[Saved entries]
'''
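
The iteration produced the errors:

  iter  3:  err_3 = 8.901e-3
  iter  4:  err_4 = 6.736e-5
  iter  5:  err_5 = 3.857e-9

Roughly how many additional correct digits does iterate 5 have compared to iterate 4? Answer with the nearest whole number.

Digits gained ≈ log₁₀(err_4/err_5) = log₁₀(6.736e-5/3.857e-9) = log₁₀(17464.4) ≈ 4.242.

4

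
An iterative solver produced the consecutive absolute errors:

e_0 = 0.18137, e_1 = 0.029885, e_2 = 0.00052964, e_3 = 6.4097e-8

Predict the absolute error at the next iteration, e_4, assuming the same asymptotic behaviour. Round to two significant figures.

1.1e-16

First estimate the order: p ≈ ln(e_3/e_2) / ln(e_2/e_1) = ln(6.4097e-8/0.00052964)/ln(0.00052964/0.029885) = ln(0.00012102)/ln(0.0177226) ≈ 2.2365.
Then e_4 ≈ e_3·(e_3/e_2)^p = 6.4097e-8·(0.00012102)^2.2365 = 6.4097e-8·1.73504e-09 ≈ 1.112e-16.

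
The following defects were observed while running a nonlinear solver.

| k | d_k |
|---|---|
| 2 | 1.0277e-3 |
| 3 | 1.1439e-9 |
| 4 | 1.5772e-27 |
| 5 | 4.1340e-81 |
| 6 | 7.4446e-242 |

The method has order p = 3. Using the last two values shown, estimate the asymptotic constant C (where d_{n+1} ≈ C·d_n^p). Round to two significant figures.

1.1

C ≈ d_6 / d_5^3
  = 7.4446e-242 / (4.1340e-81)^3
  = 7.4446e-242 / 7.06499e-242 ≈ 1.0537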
'''
:: Work to complete ::
Go through the records above and, whenever a line includes the word "solver", copy it.

:: Task solution ::
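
An iterative solver produced the consecutive absolute errors:
The following defects were observed while running a nonlinear solver.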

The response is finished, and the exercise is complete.